- **Your goal**: Every entry below is to be retyped exactly as it stands.

-------- Record set

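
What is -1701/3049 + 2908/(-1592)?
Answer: -2893621/1213502 ≈ -2.3845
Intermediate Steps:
-1701/3049 + 2908/(-1592) = -1701*1/3049 + 2908*(-1/1592) = -1701/3049 - 727/398 = -2893621/1213502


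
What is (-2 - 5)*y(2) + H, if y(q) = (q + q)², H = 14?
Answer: -98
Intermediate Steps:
y(q) = 4*q² (y(q) = (2*q)² = 4*q²)
(-2 - 5)*y(2) + H = (-2 - 5)*(4*2²) + 14 = -28*4 + 14 = -7*16 + 14 = -112 + 14 = -98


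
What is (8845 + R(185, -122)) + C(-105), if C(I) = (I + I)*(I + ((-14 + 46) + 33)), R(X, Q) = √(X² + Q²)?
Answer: 17245 + √49109 ≈ 17467.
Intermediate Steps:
R(X, Q) = √(Q² + X²)
C(I) = 2*I*(65 + I) (C(I) = (2*I)*(I + (32 + 33)) = (2*I)*(I + 65) = (2*I)*(65 + I) = 2*I*(65 + I))
(8845 + R(185, -122)) + C(-105) = (8845 + √((-122)² + 185²)) + 2*(-105)*(65 - 105) = (8845 + √(14884 + 34225)) + 2*(-105)*(-40) = (8845 + √49109) + 8400 = 17245 + √49109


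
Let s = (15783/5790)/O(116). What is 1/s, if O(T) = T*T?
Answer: 25970080/5261 ≈ 4936.3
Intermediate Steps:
O(T) = T**2
s = 5261/25970080 (s = (15783/5790)/(116**2) = (15783*(1/5790))/13456 = (5261/1930)*(1/13456) = 5261/25970080 ≈ 0.00020258)
1/s = 1/(5261/25970080) = 25970080/5261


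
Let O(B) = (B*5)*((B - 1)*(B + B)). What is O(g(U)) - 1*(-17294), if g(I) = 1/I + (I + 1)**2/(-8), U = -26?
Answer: -2710482887757/562432 ≈ -4.8192e+6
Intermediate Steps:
g(I) = 1/I - (1 + I)**2/8 (g(I) = 1/I + (1 + I)**2*(-1/8) = 1/I - (1 + I)**2/8)
O(B) = 10*B**2*(-1 + B) (O(B) = (5*B)*((-1 + B)*(2*B)) = (5*B)*(2*B*(-1 + B)) = 10*B**2*(-1 + B))
O(g(U)) - 1*(-17294) = 10*(1/(-26) - (1 - 26)**2/8)**2*(-1 + (1/(-26) - (1 - 26)**2/8)) - 1*(-17294) = 10*(-1/26 - 1/8*(-25)**2)**2*(-1 + (-1/26 - 1/8*(-25)**2)) + 17294 = 10*(-1/26 - 1/8*625)**2*(-1 + (-1/26 - 1/8*625)) + 17294 = 10*(-1/26 - 625/8)**2*(-1 + (-1/26 - 625/8)) + 17294 = 10*(-8129/104)**2*(-1 - 8129/104) + 17294 = 10*(66080641/10816)*(-8233/104) + 17294 = -2720209586765/562432 + 17294 = -2710482887757/562432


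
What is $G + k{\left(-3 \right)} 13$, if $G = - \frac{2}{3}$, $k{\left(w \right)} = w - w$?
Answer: $- \frac{2}{3} \approx -0.66667$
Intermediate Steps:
$k{\left(w \right)} = 0$
$G = - \frac{2}{3}$ ($G = \left(-2\right) \frac{1}{3} = - \frac{2}{3} \approx -0.66667$)
$G + k{\left(-3 \right)} 13 = - \frac{2}{3} + 0 \cdot 13 = - \frac{2}{3} + 0 = - \frac{2}{3}$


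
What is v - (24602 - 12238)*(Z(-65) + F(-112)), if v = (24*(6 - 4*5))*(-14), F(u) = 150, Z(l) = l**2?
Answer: -54087796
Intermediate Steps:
v = 4704 (v = (24*(6 - 20))*(-14) = (24*(-14))*(-14) = -336*(-14) = 4704)
v - (24602 - 12238)*(Z(-65) + F(-112)) = 4704 - (24602 - 12238)*((-65)**2 + 150) = 4704 - 12364*(4225 + 150) = 4704 - 12364*4375 = 4704 - 1*54092500 = 4704 - 54092500 = -54087796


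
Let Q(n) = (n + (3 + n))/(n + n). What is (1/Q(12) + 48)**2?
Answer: 193600/81 ≈ 2390.1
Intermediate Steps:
Q(n) = (3 + 2*n)/(2*n) (Q(n) = (3 + 2*n)/((2*n)) = (3 + 2*n)*(1/(2*n)) = (3 + 2*n)/(2*n))
(1/Q(12) + 48)**2 = (1/((3/2 + 12)/12) + 48)**2 = (1/((1/12)*(27/2)) + 48)**2 = (1/(9/8) + 48)**2 = (8/9 + 48)**2 = (440/9)**2 = 193600/81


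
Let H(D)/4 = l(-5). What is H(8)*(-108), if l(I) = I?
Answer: 2160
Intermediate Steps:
H(D) = -20 (H(D) = 4*(-5) = -20)
H(8)*(-108) = -20*(-108) = 2160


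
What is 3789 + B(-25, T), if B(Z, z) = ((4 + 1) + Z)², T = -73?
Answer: 4189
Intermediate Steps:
B(Z, z) = (5 + Z)²
3789 + B(-25, T) = 3789 + (5 - 25)² = 3789 + (-20)² = 3789 + 400 = 4189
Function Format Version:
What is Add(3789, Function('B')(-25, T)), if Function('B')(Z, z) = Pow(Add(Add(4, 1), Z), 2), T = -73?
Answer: 4189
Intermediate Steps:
Function('B')(Z, z) = Pow(Add(5, Z), 2)
Add(3789, Function('B')(-25, T)) = Add(3789, Pow(Add(5, -25), 2)) = Add(3789, Pow(-20, 2)) = Add(3789, 400) = 4189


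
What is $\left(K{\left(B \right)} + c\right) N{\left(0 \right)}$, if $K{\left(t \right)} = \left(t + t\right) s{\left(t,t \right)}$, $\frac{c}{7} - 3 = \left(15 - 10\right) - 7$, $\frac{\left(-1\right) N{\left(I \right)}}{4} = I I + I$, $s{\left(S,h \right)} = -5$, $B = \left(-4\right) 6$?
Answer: $0$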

----------------

- **Answer**:
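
What is -1701/3049 + 2908/(-1592)?
Answer: -2893621/1213502 ≈ -2.3845
Intermediate Steps:
-1701/3049 + 2908/(-1592) = -1701*1/3049 + 2908*(-1/1592) = -1701/3049 - 727/398 = -2893621/1213502


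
What is (-2 - 5)*y(2) + H, if y(q) = (q + q)², H = 14?
Answer: -98
Intermediate Steps:
y(q) = 4*q² (y(q) = (2*q)² = 4*q²)
(-2 - 5)*y(2) + H = (-2 - 5)*(4*2²) + 14 = -28*4 + 14 = -7*16 + 14 = -112 + 14 = -98


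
What is (8845 + R(185, -122)) + C(-105), if C(I) = (I + I)*(I + ((-14 + 46) + 33)), R(X, Q) = √(X² + Q²)?
Answer: 17245 + √49109 ≈ 17467.
Intermediate Steps:
R(X, Q) = √(Q² + X²)
C(I) = 2*I*(65 + I) (C(I) = (2*I)*(I + (32 + 33)) = (2*I)*(I + 65) = (2*I)*(65 + I) = 2*I*(65 + I))
(8845 + R(185, -122)) + C(-105) = (8845 + √((-122)² + 185²)) + 2*(-105)*(65 - 105) = (8845 + √(14884 + 34225)) + 2*(-105)*(-40) = (8845 + √49109) + 8400 = 17245 + √49109


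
Let s = (15783/5790)/O(116). What is 1/s, if O(T) = T*T?
Answer: 25970080/5261 ≈ 4936.3
Intermediate Steps:
O(T) = T**2
s = 5261/25970080 (s = (15783/5790)/(116**2) = (15783*(1/5790))/13456 = (5261/1930)*(1/13456) = 5261/25970080 ≈ 0.00020258)
1/s = 1/(5261/25970080) = 25970080/5261


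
Let O(B) = (B*5)*((B - 1)*(B + B)). What is O(g(U)) - 1*(-17294), if g(I) = 1/I + (I + 1)**2/(-8), U = -26?
Answer: -2710482887757/562432 ≈ -4.8192e+6
Intermediate Steps:
g(I) = 1/I - (1 + I)**2/8 (g(I) = 1/I + (1 + I)**2*(-1/8) = 1/I - (1 + I)**2/8)
O(B) = 10*B**2*(-1 + B) (O(B) = (5*B)*((-1 + B)*(2*B)) = (5*B)*(2*B*(-1 + B)) = 10*B**2*(-1 + B))
O(g(U)) - 1*(-17294) = 10*(1/(-26) - (1 - 26)**2/8)**2*(-1 + (1/(-26) - (1 - 26)**2/8)) - 1*(-17294) = 10*(-1/26 - 1/8*(-25)**2)**2*(-1 + (-1/26 - 1/8*(-25)**2)) + 17294 = 10*(-1/26 - 1/8*625)**2*(-1 + (-1/26 - 1/8*625)) + 17294 = 10*(-1/26 - 625/8)**2*(-1 + (-1/26 - 625/8)) + 17294 = 10*(-8129/104)**2*(-1 - 8129/104) + 17294 = 10*(66080641/10816)*(-8233/104) + 17294 = -2720209586765/562432 + 17294 = -2710482887757/562432


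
What is $G + k{\left(-3 \right)} 13$, if $G = - \frac{2}{3}$, $k{\left(w \right)} = w - w$?
Answer: $- \frac{2}{3} \approx -0.66667$
Intermediate Steps:
$k{\left(w \right)} = 0$
$G = - \frac{2}{3}$ ($G = \left(-2\right) \frac{1}{3} = - \frac{2}{3} \approx -0.66667$)
$G + k{\left(-3 \right)} 13 = - \frac{2}{3} + 0 \cdot 13 = - \frac{2}{3} + 0 = - \frac{2}{3}$


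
What is v - (24602 - 12238)*(Z(-65) + F(-112)), if v = (24*(6 - 4*5))*(-14), F(u) = 150, Z(l) = l**2?
Answer: -54087796
Intermediate Steps:
v = 4704 (v = (24*(6 - 20))*(-14) = (24*(-14))*(-14) = -336*(-14) = 4704)
v - (24602 - 12238)*(Z(-65) + F(-112)) = 4704 - (24602 - 12238)*((-65)**2 + 150) = 4704 - 12364*(4225 + 150) = 4704 - 12364*4375 = 4704 - 1*54092500 = 4704 - 54092500 = -54087796


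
Let Q(n) = (n + (3 + n))/(n + n). What is (1/Q(12) + 48)**2?
Answer: 193600/81 ≈ 2390.1
Intermediate Steps:
Q(n) = (3 + 2*n)/(2*n) (Q(n) = (3 + 2*n)/((2*n)) = (3 + 2*n)*(1/(2*n)) = (3 + 2*n)/(2*n))
(1/Q(12) + 48)**2 = (1/((3/2 + 12)/12) + 48)**2 = (1/((1/12)*(27/2)) + 48)**2 = (1/(9/8) + 48)**2 = (8/9 + 48)**2 = (440/9)**2 = 193600/81


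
Let H(D)/4 = l(-5). What is H(8)*(-108), if l(I) = I?
Answer: 2160
Intermediate Steps:
H(D) = -20 (H(D) = 4*(-5) = -20)
H(8)*(-108) = -20*(-108) = 2160


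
What is 3789 + B(-25, T), if B(Z, z) = ((4 + 1) + Z)², T = -73?
Answer: 4189
Intermediate Steps:
B(Z, z) = (5 + Z)²
3789 + B(-25, T) = 3789 + (5 - 25)² = 3789 + (-20)² = 3789 + 400 = 4189
Function Format Version:
What is Add(3789, Function('B')(-25, T)), if Function('B')(Z, z) = Pow(Add(Add(4, 1), Z), 2), T = -73?
Answer: 4189
Intermediate Steps:
Function('B')(Z, z) = Pow(Add(5, Z), 2)
Add(3789, Function('B')(-25, T)) = Add(3789, Pow(Add(5, -25), 2)) = Add(3789, Pow(-20, 2)) = Add(3789, 400) = 4189


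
What is $\left(K{\left(B \right)} + c\right) N{\left(0 \right)}$, if $K{\left(t \right)} = \left(t + t\right) s{\left(t,t \right)}$, $\frac{c}{7} - 3 = \left(15 - 10\right) - 7$, $\frac{\left(-1\right) N{\left(I \right)}}{4} = I I + I$, $s{\left(S,h \right)} = -5$, $B = \left(-4\right) 6$?
Answer: $0$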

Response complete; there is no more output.